Aim of the task
Reading the records beneath this task, work out how many lines contain the word "dimensions" and reply with only that number.

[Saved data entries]
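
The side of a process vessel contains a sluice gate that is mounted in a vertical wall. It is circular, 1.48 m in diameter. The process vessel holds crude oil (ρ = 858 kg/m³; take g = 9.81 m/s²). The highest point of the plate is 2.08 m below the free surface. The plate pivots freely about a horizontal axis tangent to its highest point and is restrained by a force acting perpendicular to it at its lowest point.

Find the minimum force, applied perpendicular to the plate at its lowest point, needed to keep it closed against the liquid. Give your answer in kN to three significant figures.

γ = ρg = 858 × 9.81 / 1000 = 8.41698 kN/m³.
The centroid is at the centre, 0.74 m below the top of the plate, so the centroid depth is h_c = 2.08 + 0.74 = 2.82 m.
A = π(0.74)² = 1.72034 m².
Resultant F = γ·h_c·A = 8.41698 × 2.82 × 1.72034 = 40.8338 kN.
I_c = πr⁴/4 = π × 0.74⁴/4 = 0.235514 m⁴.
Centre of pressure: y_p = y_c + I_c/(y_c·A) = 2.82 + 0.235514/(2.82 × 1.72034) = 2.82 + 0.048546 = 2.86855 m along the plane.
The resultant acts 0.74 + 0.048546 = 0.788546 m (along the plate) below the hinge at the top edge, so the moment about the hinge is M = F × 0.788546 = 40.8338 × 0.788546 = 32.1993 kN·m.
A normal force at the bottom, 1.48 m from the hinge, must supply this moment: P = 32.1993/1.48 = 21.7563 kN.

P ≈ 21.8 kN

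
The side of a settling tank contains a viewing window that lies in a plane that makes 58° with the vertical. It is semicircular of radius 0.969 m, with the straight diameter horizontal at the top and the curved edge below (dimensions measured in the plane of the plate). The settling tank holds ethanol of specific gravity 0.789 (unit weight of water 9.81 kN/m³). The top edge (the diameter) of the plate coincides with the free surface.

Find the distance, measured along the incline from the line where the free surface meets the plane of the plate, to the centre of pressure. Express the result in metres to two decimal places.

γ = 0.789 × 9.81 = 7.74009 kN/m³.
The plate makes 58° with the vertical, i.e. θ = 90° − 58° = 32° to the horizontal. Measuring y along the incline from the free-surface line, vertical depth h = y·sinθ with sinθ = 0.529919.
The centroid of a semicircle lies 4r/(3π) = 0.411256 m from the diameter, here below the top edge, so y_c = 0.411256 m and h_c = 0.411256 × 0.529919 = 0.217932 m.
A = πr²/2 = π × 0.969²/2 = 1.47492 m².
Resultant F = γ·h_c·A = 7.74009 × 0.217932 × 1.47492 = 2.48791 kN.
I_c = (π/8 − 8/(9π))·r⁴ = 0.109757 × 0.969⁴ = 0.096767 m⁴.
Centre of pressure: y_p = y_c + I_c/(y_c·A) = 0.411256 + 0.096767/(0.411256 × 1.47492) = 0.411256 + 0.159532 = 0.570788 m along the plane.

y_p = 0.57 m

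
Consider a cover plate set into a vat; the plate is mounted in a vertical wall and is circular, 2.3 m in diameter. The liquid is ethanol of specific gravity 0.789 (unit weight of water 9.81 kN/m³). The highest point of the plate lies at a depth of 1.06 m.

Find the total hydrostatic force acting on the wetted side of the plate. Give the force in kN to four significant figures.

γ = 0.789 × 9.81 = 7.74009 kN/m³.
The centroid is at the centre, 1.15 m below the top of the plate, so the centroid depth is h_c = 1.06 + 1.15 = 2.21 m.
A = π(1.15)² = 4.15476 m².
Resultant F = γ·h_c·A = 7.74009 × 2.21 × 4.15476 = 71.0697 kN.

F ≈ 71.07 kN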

==

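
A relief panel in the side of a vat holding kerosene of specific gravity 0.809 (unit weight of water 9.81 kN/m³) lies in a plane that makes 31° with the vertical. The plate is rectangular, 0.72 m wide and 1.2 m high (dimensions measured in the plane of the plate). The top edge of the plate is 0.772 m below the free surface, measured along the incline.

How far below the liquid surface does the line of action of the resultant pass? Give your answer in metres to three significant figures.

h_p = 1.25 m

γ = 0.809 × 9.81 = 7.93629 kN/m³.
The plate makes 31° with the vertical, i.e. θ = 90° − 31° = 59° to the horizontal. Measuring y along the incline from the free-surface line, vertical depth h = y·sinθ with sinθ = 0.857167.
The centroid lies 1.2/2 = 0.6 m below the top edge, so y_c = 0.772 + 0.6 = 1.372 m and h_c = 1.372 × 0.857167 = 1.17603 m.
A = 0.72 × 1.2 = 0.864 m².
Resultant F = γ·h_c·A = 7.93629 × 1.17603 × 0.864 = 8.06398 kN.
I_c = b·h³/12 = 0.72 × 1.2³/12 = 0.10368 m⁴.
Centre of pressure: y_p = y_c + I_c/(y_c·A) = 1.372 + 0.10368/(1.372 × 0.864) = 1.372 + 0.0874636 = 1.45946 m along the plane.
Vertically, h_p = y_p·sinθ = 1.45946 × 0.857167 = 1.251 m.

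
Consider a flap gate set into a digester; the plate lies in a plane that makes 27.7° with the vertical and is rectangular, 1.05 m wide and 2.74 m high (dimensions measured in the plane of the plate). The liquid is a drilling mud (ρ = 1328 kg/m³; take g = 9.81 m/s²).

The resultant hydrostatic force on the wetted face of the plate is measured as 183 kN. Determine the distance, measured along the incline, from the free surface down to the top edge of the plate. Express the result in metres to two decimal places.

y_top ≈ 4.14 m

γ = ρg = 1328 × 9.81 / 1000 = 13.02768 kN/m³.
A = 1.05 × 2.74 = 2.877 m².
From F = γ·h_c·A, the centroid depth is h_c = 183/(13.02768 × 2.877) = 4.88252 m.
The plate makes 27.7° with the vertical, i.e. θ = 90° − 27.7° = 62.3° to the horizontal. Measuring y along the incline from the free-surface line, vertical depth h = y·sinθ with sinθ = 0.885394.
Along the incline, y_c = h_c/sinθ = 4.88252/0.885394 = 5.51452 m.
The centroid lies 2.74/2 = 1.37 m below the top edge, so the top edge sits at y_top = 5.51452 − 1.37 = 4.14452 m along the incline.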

Written response
3